START Input records
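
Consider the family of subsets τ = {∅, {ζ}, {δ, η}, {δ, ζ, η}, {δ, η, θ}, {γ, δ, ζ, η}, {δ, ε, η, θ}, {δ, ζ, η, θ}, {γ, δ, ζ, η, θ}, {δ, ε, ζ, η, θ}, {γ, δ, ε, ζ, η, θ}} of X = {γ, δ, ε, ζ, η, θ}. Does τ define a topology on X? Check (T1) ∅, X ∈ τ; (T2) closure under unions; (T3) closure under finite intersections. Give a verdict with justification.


τ IS a topology on X.

Axiom (T1): ∅ ∈ τ? Yes; X ∈ τ? Yes.
Axiom (T2/T3): check pairwise unions and intersections of members of τ.
All pairwise intersections and unions checked — each lies in τ. Therefore τ satisfies (T1), (T2), (T3): it IS a topology on X.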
END Input records
-- Task item --
Please retype all of the records above exactly as they are.

-- Task solution --
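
Consider the family of subsets τ = {∅, {ζ}, {δ, η}, {δ, ζ, η}, {δ, η, θ}, {γ, δ, ζ, η}, {δ, ε, η, θ}, {δ, ζ, η, θ}, {γ, δ, ζ, η, θ}, {δ, ε, ζ, η, θ}, {γ, δ, ε, ζ, η, θ}} of X = {γ, δ, ε, ζ, η, θ}. Does τ define a topology on X? Check (T1) ∅, X ∈ τ; (T2) closure under unions; (T3) closure under finite intersections. Give a verdict with justification.


τ IS a topology on X.

Axiom (T1): ∅ ∈ τ? Yes; X ∈ τ? Yes.
Axiom (T2/T3): check pairwise unions and intersections of members of τ.
All pairwise intersections and unions checked — each lies in τ. Therefore τ satisfies (T1), (T2), (T3): it IS a topology on X.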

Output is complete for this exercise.